- **Problem to solve**: Write out, word for word, every line in the data below from the one containing "Can the system" to the one containing "3 --[((x1 & ~x0) | (x1 & x1))] a--> 6", both of them included.

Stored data
*** Begin section ***
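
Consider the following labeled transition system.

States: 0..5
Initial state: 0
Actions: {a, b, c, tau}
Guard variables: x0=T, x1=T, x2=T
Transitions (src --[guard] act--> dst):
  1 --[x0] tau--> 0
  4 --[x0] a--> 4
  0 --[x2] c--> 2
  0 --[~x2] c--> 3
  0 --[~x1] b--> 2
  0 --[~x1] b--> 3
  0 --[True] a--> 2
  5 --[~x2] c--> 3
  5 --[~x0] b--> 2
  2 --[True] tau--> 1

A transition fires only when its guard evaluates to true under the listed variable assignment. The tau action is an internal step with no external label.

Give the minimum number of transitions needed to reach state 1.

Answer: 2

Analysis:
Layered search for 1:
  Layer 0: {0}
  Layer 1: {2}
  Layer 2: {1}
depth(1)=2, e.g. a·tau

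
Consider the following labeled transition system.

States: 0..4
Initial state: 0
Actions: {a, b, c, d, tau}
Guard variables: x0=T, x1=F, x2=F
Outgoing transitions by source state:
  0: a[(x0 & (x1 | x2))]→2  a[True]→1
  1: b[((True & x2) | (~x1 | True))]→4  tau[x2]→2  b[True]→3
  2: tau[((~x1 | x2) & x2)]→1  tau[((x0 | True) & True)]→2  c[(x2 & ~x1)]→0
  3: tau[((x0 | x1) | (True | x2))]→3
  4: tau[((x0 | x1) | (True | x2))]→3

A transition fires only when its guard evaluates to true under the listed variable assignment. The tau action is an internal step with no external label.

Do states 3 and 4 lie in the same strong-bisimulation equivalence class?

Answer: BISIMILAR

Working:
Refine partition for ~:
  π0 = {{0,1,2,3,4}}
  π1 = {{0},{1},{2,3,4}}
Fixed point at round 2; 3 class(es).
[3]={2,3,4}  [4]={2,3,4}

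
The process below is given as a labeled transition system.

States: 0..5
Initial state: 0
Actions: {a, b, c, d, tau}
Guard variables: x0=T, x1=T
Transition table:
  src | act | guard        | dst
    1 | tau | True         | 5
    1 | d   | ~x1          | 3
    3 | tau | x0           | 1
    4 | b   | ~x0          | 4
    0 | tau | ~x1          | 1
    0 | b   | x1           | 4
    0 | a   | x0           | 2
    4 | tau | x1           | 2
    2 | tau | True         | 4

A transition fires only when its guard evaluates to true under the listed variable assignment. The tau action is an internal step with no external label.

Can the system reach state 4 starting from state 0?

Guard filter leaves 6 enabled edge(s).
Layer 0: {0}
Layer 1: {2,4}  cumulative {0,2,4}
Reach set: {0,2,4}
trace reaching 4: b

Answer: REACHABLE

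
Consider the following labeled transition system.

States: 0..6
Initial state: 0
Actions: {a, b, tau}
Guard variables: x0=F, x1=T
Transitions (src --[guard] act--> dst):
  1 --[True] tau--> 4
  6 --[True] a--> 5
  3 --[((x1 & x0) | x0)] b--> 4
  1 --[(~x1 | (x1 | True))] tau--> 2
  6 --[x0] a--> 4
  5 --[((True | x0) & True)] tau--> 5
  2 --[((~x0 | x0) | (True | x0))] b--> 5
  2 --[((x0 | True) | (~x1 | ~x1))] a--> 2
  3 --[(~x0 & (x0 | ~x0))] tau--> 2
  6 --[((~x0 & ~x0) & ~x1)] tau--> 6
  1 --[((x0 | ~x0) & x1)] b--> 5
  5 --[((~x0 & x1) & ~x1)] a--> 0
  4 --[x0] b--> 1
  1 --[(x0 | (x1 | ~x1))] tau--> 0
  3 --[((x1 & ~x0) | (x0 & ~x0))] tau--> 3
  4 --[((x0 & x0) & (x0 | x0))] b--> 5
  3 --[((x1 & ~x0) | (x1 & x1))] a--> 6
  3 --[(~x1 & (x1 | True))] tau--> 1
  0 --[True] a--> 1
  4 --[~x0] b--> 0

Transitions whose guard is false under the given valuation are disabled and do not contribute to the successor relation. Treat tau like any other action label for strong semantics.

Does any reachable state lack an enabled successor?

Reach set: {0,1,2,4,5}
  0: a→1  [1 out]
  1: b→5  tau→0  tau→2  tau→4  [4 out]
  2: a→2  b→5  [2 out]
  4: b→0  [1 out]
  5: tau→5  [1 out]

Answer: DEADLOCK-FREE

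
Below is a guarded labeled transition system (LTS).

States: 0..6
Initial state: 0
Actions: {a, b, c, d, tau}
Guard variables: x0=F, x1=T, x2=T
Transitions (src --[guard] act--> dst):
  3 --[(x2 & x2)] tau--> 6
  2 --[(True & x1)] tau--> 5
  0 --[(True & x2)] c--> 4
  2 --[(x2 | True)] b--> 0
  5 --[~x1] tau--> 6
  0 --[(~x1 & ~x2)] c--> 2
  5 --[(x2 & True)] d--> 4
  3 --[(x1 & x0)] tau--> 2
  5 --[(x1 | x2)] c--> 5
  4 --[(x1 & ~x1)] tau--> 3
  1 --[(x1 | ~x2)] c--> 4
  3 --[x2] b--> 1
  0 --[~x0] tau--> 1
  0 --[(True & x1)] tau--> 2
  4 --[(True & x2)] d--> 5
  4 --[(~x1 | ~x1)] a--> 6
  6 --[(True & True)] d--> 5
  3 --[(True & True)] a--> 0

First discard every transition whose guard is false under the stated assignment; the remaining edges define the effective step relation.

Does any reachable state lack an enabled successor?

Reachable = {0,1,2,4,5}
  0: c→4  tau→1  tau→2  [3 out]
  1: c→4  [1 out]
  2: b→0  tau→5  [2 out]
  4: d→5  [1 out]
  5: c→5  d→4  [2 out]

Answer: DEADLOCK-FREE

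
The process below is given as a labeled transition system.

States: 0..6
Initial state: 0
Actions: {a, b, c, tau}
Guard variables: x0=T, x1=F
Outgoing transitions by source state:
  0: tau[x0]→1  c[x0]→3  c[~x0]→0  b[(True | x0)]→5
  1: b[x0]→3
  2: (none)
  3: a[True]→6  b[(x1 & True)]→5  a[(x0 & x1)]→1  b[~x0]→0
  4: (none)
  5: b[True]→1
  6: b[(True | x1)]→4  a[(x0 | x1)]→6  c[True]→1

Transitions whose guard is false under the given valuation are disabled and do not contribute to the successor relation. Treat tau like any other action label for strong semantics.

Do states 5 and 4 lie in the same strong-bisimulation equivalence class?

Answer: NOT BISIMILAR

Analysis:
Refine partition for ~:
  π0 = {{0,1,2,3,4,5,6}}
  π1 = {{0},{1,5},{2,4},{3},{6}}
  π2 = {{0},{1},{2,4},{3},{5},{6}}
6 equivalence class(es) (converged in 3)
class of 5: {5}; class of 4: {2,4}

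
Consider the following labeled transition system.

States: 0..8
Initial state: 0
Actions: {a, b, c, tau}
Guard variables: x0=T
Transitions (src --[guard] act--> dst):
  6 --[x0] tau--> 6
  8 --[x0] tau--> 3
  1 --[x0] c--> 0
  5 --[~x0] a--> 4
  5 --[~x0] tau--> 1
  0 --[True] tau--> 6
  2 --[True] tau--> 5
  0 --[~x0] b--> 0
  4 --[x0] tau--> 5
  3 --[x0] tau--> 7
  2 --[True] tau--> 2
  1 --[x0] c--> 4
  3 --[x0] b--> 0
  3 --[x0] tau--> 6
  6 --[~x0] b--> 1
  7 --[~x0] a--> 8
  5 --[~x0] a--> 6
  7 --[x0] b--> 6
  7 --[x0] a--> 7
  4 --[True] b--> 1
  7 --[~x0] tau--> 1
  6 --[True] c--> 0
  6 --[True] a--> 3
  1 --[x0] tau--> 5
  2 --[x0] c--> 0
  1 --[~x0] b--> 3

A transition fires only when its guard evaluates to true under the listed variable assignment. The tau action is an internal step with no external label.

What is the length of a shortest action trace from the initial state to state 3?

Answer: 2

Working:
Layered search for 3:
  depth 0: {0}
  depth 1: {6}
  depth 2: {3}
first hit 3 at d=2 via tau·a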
*** End section ***
- **Expected answer**:
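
Can the system reach state 4 starting from state 0?

Guard filter leaves 6 enabled edge(s).
Layer 0: {0}
Layer 1: {2,4}  cumulative {0,2,4}
Reach set: {0,2,4}
trace reaching 4: b

Answer: REACHABLE

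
Consider the following labeled transition system.

States: 0..6
Initial state: 0
Actions: {a, b, tau}
Guard variables: x0=F, x1=T
Transitions (src --[guard] act--> dst):
  1 --[True] tau--> 4
  6 --[True] a--> 5
  3 --[((x1 & x0) | x0)] b--> 4
  1 --[(~x1 | (x1 | True))] tau--> 2
  6 --[x0] a--> 4
  5 --[((True | x0) & True)] tau--> 5
  2 --[((~x0 | x0) | (True | x0))] b--> 5
  2 --[((x0 | True) | (~x1 | ~x1))] a--> 2
  3 --[(~x0 & (x0 | ~x0))] tau--> 2
  6 --[((~x0 & ~x0) & ~x1)] tau--> 6
  1 --[((x0 | ~x0) & x1)] b--> 5
  5 --[((~x0 & x1) & ~x1)] a--> 0
  4 --[x0] b--> 1
  1 --[(x0 | (x1 | ~x1))] tau--> 0
  3 --[((x1 & ~x0) | (x0 & ~x0))] tau--> 3
  4 --[((x0 & x0) & (x0 | x0))] b--> 5
  3 --[((x1 & ~x0) | (x1 & x1))] a--> 6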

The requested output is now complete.